● **Exercise inputs**
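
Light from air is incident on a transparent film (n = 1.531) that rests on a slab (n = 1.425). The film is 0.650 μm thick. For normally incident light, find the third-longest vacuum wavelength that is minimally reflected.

At the upper boundary (n = 1.0 to n = 1.531) the reflected ray undergoes a half-wave phase shift.
Bottom surface (1.531 → 1.425): reflection off a lower-index medium gives no phase shift.
Exactly one π shift → a net half-wave offset.
So the condition for destructive reflection is 2 n t = m λ.
λ = 2 n t / m. The third-longest wavelength is m = 3: λ = 2 × 1.531 × 650 / 3.00 = 663 nm.

663 nm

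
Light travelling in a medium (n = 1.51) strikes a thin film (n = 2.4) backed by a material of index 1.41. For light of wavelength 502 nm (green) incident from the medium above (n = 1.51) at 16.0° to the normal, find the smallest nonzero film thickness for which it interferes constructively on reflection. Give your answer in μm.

Top surface (1.51 → 2.4): reflection off a higher-index medium gives a half-wave phase shift.
Ray reflecting at the bottom interface goes from n = 2.4 toward n = 1.41: no phase shift.
The two reflections differ by half a wavelength.
So the condition for constructive reflection is 2 n t cos θ_r = (m + ½) λ.
Snell's law: 1.51 sin 16.0° = 2.4 sin θ_r → sin θ_r = 0.173, cos θ_r = 0.985.
Minimum at m = 0: t = λ / (4 n cos θ_r) = 502 / (4 × 2.4 × 0.985) = 53.1 nm.

0.0531 μm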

● **Task**
Output each line of the material exactly, keeping every word as it appears.

● **Final answer**
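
Light from air is incident on a transparent film (n = 1.531) that rests on a slab (n = 1.425). The film is 0.650 μm thick. For normally incident light, find the third-longest vacuum wavelength that is minimally reflected.

At the upper boundary (n = 1.0 to n = 1.531) the reflected ray undergoes a half-wave phase shift.
Bottom surface (1.531 → 1.425): reflection off a lower-index medium gives no phase shift.
Exactly one π shift → a net half-wave offset.
So the condition for destructive reflection is 2 n t = m λ.
λ = 2 n t / m. The third-longest wavelength is m = 3: λ = 2 × 1.531 × 650 / 3.00 = 663 nm.

663 nm

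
Light travelling in a medium (n = 1.51) strikes a thin film (n = 2.4) backed by a material of index 1.41. For light of wavelength 502 nm (green) incident from the medium above (n = 1.51) at 16.0° to the normal, find the smallest nonzero film thickness for which it interferes constructively on reflection. Give your answer in μm.

Top surface (1.51 → 2.4): reflection off a higher-index medium gives a half-wave phase shift.
Ray reflecting at the bottom interface goes from n = 2.4 toward n = 1.41: no phase shift.
The two reflections differ by half a wavelength.
So the condition for constructive reflection is 2 n t cos θ_r = (m + ½) λ.
Snell's law: 1.51 sin 16.0° = 2.4 sin θ_r → sin θ_r = 0.173, cos θ_r = 0.985.
Minimum at m = 0: t = λ / (4 n cos θ_r) = 502 / (4 × 2.4 × 0.985) = 53.1 nm.

0.0531 μm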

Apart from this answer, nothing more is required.